What you will do -
Find the line with "A city currently" in the records below. Copy it and every line after it, up to and including the line with "For a city (logistic".

(Beginning of The data)

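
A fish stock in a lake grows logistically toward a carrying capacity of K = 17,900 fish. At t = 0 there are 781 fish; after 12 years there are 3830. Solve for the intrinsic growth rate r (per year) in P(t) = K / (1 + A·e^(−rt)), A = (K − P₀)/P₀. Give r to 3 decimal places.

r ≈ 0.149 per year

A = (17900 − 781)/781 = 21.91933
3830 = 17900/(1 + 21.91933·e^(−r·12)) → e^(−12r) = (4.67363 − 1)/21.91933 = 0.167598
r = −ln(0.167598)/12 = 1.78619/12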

(End of The data)
(Beginning of The data)

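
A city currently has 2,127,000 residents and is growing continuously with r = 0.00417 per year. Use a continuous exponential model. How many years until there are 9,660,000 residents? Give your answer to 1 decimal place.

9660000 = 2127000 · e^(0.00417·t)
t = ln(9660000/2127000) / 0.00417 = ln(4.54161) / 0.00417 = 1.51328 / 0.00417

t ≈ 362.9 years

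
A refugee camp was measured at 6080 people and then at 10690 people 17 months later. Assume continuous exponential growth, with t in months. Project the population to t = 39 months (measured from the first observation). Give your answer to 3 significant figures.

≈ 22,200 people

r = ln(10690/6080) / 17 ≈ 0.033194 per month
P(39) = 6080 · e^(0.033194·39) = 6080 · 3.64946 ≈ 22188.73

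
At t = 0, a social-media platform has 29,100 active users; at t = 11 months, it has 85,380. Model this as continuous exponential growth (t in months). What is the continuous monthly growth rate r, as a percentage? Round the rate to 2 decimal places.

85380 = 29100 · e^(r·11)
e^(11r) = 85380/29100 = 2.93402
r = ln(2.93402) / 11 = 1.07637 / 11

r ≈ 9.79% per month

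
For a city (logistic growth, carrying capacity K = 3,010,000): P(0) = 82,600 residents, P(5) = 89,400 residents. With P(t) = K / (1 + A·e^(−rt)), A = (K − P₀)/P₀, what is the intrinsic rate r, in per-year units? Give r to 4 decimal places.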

(End of The data)
(Beginning of The data)

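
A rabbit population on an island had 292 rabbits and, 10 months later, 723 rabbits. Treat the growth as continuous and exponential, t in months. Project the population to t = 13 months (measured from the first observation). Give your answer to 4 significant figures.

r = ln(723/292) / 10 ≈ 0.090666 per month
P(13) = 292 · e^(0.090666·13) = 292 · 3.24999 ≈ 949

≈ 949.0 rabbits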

(End of The data)

Solution for this task -
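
A city currently has 2,127,000 residents and is growing continuously with r = 0.00417 per year. Use a continuous exponential model. How many years until there are 9,660,000 residents? Give your answer to 1 decimal place.

9660000 = 2127000 · e^(0.00417·t)
t = ln(9660000/2127000) / 0.00417 = ln(4.54161) / 0.00417 = 1.51328 / 0.00417

t ≈ 362.9 years

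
A refugee camp was measured at 6080 people and then at 10690 people 17 months later. Assume continuous exponential growth, with t in months. Project the population to t = 39 months (measured from the first observation). Give your answer to 3 significant figures.

≈ 22,200 people

r = ln(10690/6080) / 17 ≈ 0.033194 per month
P(39) = 6080 · e^(0.033194·39) = 6080 · 3.64946 ≈ 22188.73

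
At t = 0, a social-media platform has 29,100 active users; at t = 11 months, it has 85,380. Model this as continuous exponential growth (t in months). What is the continuous monthly growth rate r, as a percentage? Round the rate to 2 decimal places.

85380 = 29100 · e^(r·11)
e^(11r) = 85380/29100 = 2.93402
r = ln(2.93402) / 11 = 1.07637 / 11

r ≈ 9.79% per month

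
For a city (logistic growth, carrying capacity K = 3,010,000): P(0) = 82,600 residents, P(5) = 89,400 residents. With P(t) = K / (1 + A·e^(−rt)), A = (K − P₀)/P₀, what is the intrinsic rate r, in per-year units? Give r to 4 decimal places.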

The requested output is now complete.